_Directions for this task_
Check each line of the entries. Copy the ones that contain the string "compounded".
** Opening Stored data block **
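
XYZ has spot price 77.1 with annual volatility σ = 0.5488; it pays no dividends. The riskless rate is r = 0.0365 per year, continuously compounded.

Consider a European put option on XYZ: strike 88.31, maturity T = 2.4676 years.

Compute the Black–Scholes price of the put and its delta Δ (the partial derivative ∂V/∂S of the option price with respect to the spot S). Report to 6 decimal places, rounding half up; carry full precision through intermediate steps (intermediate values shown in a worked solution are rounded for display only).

σ√T = 0.5488·√2.4676 = 0.862088
d₁ = (ln(S/K) + (r+σ²/2)T) / (σ√T) = (ln(77.1/88.31) + (0.0365+0.5488²/2)·2.4676) / 0.862088 = (-0.135750 + 0.461665) / 0.862088 = 0.378053
d₂ = d₁ − σ√T = 0.378053 − 0.862088 = -0.484035
e^{−rT} = 0.913870
N(−d₁) = 0.352696,  N(−d₂) = 0.685819
Put price V = K·e^{−rT}·N(−d₂) − S·N(−d₁) = 55.348244 − 27.192828 = 28.155416
Δ = −N(−d₁) = -0.352696

price = 28.155416
Δ = -0.352696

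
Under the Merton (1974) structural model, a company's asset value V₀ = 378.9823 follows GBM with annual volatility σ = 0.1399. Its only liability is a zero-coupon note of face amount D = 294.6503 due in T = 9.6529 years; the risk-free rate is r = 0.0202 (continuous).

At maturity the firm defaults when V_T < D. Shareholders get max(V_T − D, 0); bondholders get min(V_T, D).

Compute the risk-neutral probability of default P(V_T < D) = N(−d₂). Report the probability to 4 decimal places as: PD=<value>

PD=0.2089

Equity is a call on the firm's assets struck at D = 294.6503:
d₁ = [ln(V₀/D) + (r + σ²/2)T] / (σ√T)
   = [ln(378.9823/294.6503) + (0.0202 + 0.5·0.1399²)·9.6529] / (0.1399·√9.6529)
   = [0.251700 + 0.289452] / 0.434657 = 1.245010
d₂ = d₁ − σ√T = 1.245010 − 0.434657 = 0.810353
risk-neutral PD = N(−d₂) = N(-0.810353) = 0.208869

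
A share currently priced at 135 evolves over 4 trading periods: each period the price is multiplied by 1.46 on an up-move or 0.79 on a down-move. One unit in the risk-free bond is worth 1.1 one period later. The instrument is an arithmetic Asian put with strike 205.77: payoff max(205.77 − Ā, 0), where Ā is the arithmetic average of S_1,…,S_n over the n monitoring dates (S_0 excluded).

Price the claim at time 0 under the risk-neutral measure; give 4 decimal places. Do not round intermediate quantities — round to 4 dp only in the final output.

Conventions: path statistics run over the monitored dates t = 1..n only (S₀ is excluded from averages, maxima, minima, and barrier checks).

No-arbitrage gives p* = (R−d)/(u−d) = 0.4627: enumerate every path, weight its payoff by its p*-probability, and discount by R^4.
Enumerate all 2^4 = 16 price paths (U = up ×1.46, D = down ×0.79); each path with k up-moves has probability p*^k·(1−p*)^(4−k).
DDDD: Ā=77.5116, payoff=128.2584, prob=0.083351
UDDD: Ā=143.2493, payoff=62.5207, prob=0.071774
DUDD: Ā=120.6368, payoff=85.1332, prob=0.071774
UUDD: Ā=222.9490, payoff=0.0000, prob=0.061806
DDUD: Ā=102.7729, payoff=102.9971, prob=0.071774
UDUD: Ā=189.9347, payoff=15.8353, prob=0.061806
DUUD: Ā=167.3222, payoff=38.4478, prob=0.061806
UUUD: Ā=309.2284, payoff=0.0000, prob=0.053222
DDDU: Ā=88.6604, payoff=117.1096, prob=0.071774
UDDU: Ā=163.8535, payoff=41.9165, prob=0.061806
DUDU: Ā=141.2410, payoff=64.5290, prob=0.061806
UUDU: Ā=261.0276, payoff=0.0000, prob=0.053222
DDUU: Ā=123.3771, payoff=82.3929, prob=0.061806
UDUU: Ā=228.0134, payoff=0.0000, prob=0.053222
DUUU: Ā=205.4009, payoff=0.3691, prob=0.053222
UUUU: Ā=379.6016, payoff=0.0000, prob=0.045830
Price = Σ prob·payoff / R^4 = 52.132253 / 1.464100 = 35.6070

price = 35.6070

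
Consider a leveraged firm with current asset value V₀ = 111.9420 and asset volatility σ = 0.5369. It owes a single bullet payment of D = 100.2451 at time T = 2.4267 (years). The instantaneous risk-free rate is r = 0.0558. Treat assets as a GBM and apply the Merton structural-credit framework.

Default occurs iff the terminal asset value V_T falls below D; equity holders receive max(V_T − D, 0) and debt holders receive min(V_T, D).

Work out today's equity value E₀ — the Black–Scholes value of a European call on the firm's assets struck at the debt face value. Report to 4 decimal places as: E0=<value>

Equity is a call on the firm's assets struck at D = 100.2451:
d₁ = [ln(V₀/D) + (r + σ²/2)T] / (σ√T)
   = [ln(111.9420/100.2451) + (0.0558 + 0.5·0.5369²)·2.4267] / (0.5369·√2.4267)
   = [0.110363 + 0.485172] / 0.836376 = 0.712042
d₂ = d₁ − σ√T = 0.712042 − 0.836376 = -0.124334
N(d₁) = 0.761781,  N(d₂) = 0.450526,  e^(−rT) = 0.873358
E₀ = V₀·N(d₁) − D·e^(−rT)·N(d₂)
   = 111.9420·0.761781 − 100.2451·0.873358·0.450526 = 45.831806

E0=45.8318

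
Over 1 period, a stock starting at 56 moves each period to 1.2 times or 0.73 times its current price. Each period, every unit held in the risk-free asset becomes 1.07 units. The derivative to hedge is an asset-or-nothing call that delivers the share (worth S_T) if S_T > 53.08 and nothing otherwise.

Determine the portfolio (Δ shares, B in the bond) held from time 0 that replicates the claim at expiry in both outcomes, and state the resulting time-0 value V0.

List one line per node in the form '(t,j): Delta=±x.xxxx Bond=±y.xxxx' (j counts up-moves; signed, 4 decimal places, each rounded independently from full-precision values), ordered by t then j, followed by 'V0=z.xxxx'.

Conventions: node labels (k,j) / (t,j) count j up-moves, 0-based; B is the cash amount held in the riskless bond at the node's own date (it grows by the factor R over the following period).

(0,0): Delta=2.5532 Bond=-97.5462
V0=45.4325

Risk-neutral probability p* = (R−d)/(u−d) = (1.07−0.73)/(1.2−0.73) = 0.7234.
Payoffs at expiry: V(1,0)=0.0000, V(1,1)=67.2000
  t=0,j=0: stock 56.0000 → up 67.2000 (V=67.2000), down 40.8800 (V=0.0000). Price 45.4325; hedge Δ=2.5532, bond B=-97.5462.
As a check, the time-0 holding Δ(0,0)·S0 + B(0,0) comes to 45.4325 — exactly V0.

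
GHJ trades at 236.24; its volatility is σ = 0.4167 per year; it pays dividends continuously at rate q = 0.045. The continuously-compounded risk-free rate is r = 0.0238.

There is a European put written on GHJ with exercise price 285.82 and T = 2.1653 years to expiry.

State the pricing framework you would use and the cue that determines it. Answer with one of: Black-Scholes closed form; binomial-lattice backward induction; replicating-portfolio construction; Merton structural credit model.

Key observation: with GHJ following a GBM at constant σ and r, the European put struck at 285.82 prices in closed form — nothing here needs a stepwise model or a balance sheet.

framework: Black-Scholes closed form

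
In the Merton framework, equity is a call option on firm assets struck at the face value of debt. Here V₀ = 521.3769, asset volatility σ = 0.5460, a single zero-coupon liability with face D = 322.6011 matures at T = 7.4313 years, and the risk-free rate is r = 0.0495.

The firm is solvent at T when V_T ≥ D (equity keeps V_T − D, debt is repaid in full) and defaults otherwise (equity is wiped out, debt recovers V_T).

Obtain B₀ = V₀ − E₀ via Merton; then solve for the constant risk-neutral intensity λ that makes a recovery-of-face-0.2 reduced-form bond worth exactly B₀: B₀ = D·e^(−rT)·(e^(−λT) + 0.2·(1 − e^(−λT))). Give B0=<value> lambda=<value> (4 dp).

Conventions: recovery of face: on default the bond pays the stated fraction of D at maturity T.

B0=145.4255 lambda=0.0771

Equity is a call on the firm's assets struck at D = 322.6011:
d₁ = [ln(V₀/D) + (r + σ²/2)T] / (σ√T)
   = [ln(521.3769/322.6011) + (0.0495 + 0.5·0.5460²)·7.4313] / (0.5460·√7.4313)
   = [0.480057 + 1.475544] / 1.488418 = 1.313878
d₂ = d₁ − σ√T = 1.313878 − 1.488418 = -0.174540
N(d₁) = 0.905556,  N(d₂) = 0.430720,  e^(−rT) = 0.692221
E₀ = V₀·N(d₁) − D·e^(−rT)·N(d₂)
   = 521.3769·0.905556 − 322.6011·0.692221·0.430720 = 375.951400
B₀ = V₀ − E₀ = 521.3769 − 375.951400 = 145.425500
e^(−λT) = (B₀·e^(rT)/D − 0.2)/(1 − 0.2) = (145.4255·1.444624/322.6011 − 0.2)/0.8 = 0.56402863
λ = −ln(0.56402863)/7.4313 = 0.077059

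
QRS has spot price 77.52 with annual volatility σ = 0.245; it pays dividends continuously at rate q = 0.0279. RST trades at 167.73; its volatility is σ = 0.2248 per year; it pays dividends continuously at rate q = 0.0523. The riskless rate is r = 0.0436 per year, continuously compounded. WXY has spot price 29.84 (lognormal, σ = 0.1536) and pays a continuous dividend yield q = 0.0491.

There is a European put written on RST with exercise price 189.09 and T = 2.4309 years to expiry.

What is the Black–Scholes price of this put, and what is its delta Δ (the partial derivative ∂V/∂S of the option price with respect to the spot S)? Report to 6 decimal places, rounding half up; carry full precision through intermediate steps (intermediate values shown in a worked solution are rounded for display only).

σ√T = 0.2248·√2.4309 = 0.350493
d₁ = (ln(S/K) + (r−q+σ²/2)T) / (σ√T) = (ln(167.73/189.09) + (0.0436−0.0523+0.2248²/2)·2.4309) / 0.350493 = (-0.119868 + 0.040274) / 0.350493 = -0.227090
d₂ = d₁ − σ√T = -0.227090 − 0.350493 = -0.577583
e^{−rT} = 0.899436
e^{−qT} = 0.880614
N(−d₁) = 0.589823,  N(−d₂) = 0.718227
Put price V = K·e^{−rT}·N(−d₂) − S·e^{−qT}·N(−d₁) = 122.152062 − 87.120039 = 35.032024
Δ = −e^{−qT}·N(−d₁) = -0.519406

price = 35.032024
Δ = -0.519406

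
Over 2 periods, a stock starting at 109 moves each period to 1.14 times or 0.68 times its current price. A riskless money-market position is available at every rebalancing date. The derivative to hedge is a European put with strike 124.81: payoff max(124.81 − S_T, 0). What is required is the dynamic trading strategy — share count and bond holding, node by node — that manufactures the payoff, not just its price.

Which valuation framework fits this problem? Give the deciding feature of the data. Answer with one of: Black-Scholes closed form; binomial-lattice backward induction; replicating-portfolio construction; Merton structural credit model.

framework: replicating-portfolio construction

Key observation: the task asks for the hedge itself — share and bond holdings at every node of the 2-period tree on spot 109 with factors 1.14/0.68 — which is exactly what the replicating-portfolio construction produces.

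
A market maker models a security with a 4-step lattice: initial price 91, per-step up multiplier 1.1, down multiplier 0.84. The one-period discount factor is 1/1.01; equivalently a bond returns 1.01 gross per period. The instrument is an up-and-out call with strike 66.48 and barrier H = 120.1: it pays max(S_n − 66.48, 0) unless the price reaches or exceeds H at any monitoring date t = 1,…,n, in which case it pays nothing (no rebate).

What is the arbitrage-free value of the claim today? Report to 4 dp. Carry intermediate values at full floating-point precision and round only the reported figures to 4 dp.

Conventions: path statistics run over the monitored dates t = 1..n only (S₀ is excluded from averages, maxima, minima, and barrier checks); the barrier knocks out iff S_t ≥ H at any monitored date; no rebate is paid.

No-arbitrage gives p* = (R−d)/(u−d) = 0.6538: enumerate every path, weight its payoff by its p*-probability, and discount by R^4.
Enumerate all 2^4 = 16 price paths (U = up ×1.1, D = down ×0.84); each path with k up-moves has probability p*^k·(1−p*)^(4−k).
DDDD: M=76.4400, payoff=0.0000, prob=0.014357
UDDD: M=100.1000, payoff=0.0000, prob=0.027120
DUDD: M=84.0840, payoff=0.0000, prob=0.027120
UUDD: M=110.1100, payoff=11.2136, prob=0.051226
DDUD: M=76.4400, payoff=0.0000, prob=0.027120
UDUD: M=100.1000, payoff=11.2136, prob=0.051226
DUUD: M=92.4924, payoff=11.2136, prob=0.051226
UUUD: M=121.1210, payoff=0.0000, prob=0.096760
DDDU: M=76.4400, payoff=0.0000, prob=0.027120
UDDU: M=100.1000, payoff=11.2136, prob=0.051226
DUDU: M=84.0840, payoff=11.2136, prob=0.051226
UUDU: M=110.1100, payoff=35.2616, prob=0.096760
DDUU: M=77.6936, payoff=11.2136, prob=0.051226
UDUU: M=101.7416, payoff=35.2616, prob=0.096760
DUUU: M=101.7416, payoff=35.2616, prob=0.096760
UUUU: M=133.2331, payoff=0.0000, prob=0.182769
Price = Σ prob·payoff / R^4 = 13.682314 / 1.040604 = 13.1484

price = 13.1484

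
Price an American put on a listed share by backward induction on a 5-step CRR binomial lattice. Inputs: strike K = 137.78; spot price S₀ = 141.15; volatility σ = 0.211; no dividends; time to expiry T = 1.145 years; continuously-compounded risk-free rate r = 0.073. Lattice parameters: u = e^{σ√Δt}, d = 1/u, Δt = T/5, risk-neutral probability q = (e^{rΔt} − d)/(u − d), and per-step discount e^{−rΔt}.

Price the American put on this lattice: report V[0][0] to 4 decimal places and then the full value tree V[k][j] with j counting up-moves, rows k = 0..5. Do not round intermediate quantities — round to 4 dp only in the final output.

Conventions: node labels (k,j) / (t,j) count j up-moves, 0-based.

Δt=0.22900, u=1.10625, d=0.90396, q=0.55811, disc=e^(-rΔt)=0.98342
k=5 terminal: V=max(K-S,0) → 52.5832 33.5179 10.1863 0.0000 0.0000 0.0000
k=4: j=0 S=94.2486 intr=43.5314 cont=41.2473 V=43.5314[EX]; j=1 S=115.3394 intr=22.4406 cont=20.1564 V=22.4406[EX]; j=2 S=141.1500 intr=0.0000 cont=4.4266 V=4.4266[hold]; j=3 S=172.7364 intr=0.0000 cont=0.0000 V=0.0000[hold]; j=4 S=211.3912 intr=0.0000 cont=0.0000 V=0.0000[hold]
k=3: j=0 S=104.2621 intr=33.5179 cont=31.2338 V=33.5179[EX]; j=1 S=127.5937 intr=10.1863 cont=12.1814 V=12.1814[hold]; j=2 S=156.1465 intr=0.0000 cont=1.9236 V=1.9236[hold]; j=3 S=191.0889 intr=0.0000 cont=0.0000 V=0.0000[hold]
k=2: j=0 S=115.3394 intr=22.4406 cont=21.2515 V=22.4406[EX]; j=1 S=141.1500 intr=0.0000 cont=6.3493 V=6.3493[hold]; j=2 S=172.7364 intr=0.0000 cont=0.8359 V=0.8359[hold]
k=1: j=0 S=127.5937 intr=10.1863 cont=13.2367 V=13.2367[hold]; j=1 S=156.1465 intr=0.0000 cont=3.2180 V=3.2180[hold]
k=0: j=0 S=141.1500 intr=0.0000 cont=7.5184 V=7.5184[hold]

price = 7.5184
tree:
7.5184
13.2367 3.2180
22.4406 6.3493 0.8359
33.5179 12.1814 1.9236 0.0000
43.5314 22.4406 4.4266 0.0000 0.0000
52.5832 33.5179 10.1863 0.0000 0.0000 0.0000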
** Closing Stored data block **
_Expected answer_
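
XYZ has spot price 77.1 with annual volatility σ = 0.5488; it pays no dividends. The riskless rate is r = 0.0365 per year, continuously compounded.
GHJ trades at 236.24; its volatility is σ = 0.4167 per year; it pays dividends continuously at rate q = 0.045. The continuously-compounded risk-free rate is r = 0.0238.
QRS has spot price 77.52 with annual volatility σ = 0.245; it pays dividends continuously at rate q = 0.0279. RST trades at 167.73; its volatility is σ = 0.2248 per year; it pays dividends continuously at rate q = 0.0523. The riskless rate is r = 0.0436 per year, continuously compounded. WXY has spot price 29.84 (lognormal, σ = 0.1536) and pays a continuous dividend yield q = 0.0491.
Price an American put on a listed share by backward induction on a 5-step CRR binomial lattice. Inputs: strike K = 137.78; spot price S₀ = 141.15; volatility σ = 0.211; no dividends; time to expiry T = 1.145 years; continuously-compounded risk-free rate r = 0.073. Lattice parameters: u = e^{σ√Δt}, d = 1/u, Δt = T/5, risk-neutral probability q = (e^{rΔt} − d)/(u − d), and per-step discount e^{−rΔt}.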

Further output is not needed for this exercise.